DATA TO USE:
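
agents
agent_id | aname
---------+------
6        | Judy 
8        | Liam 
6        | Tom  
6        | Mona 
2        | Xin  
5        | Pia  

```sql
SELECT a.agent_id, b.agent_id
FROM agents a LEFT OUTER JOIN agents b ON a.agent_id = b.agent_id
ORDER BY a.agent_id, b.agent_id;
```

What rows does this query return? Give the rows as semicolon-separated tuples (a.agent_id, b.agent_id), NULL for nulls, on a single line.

LEFT JOIN keeps every row from `agents a`; unmatched rows get NULL for `agents b`'s columns.
Matching on a.agent_id = b.agent_id.
- a[0] agent_id=6 → 3 match(es) in b → 3 row(s).
- a[1] agent_id=8 → 1 match(es) in b → 1 row(s).
- a[2] agent_id=6 → 3 match(es) in b → 3 row(s).
- a[3] agent_id=6 → 3 match(es) in b → 3 row(s).
- a[4] agent_id=2 → 1 match(es) in b → 1 row(s).
- a[5] agent_id=5 → 1 match(es) in b → 1 row(s).

(2, 2); (5, 5); (6, 6); (6, 6); (6, 6); (6, 6); (6, 6); (6, 6); (6, 6); (6, 6); (6, 6); (8, 8)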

WHAT YOU SHOULD DO:
Set the data down again in full. Keep it exact.

ANSWER SPACE:
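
agents
agent_id | aname
---------+------
6        | Judy 
8        | Liam 
6        | Tom  
6        | Mona 
2        | Xin  
5        | Pia  

```sql
SELECT a.agent_id, b.agent_id
FROM agents a LEFT OUTER JOIN agents b ON a.agent_id = b.agent_id
ORDER BY a.agent_id, b.agent_id;
```

What rows does this query return? Give the rows as semicolon-separated tuples (a.agent_id, b.agent_id), NULL for nulls, on a single line.

LEFT JOIN keeps every row from `agents a`; unmatched rows get NULL for `agents b`'s columns.
Matching on a.agent_id = b.agent_id.
- a[0] agent_id=6 → 3 match(es) in b → 3 row(s).
- a[1] agent_id=8 → 1 match(es) in b → 1 row(s).
- a[2] agent_id=6 → 3 match(es) in b → 3 row(s).
- a[3] agent_id=6 → 3 match(es) in b → 3 row(s).
- a[4] agent_id=2 → 1 match(es) in b → 1 row(s).
- a[5] agent_id=5 → 1 match(es) in b → 1 row(s).

(2, 2); (5, 5); (6, 6); (6, 6); (6, 6); (6, 6); (6, 6); (6, 6); (6, 6); (6, 6); (6, 6); (8, 8)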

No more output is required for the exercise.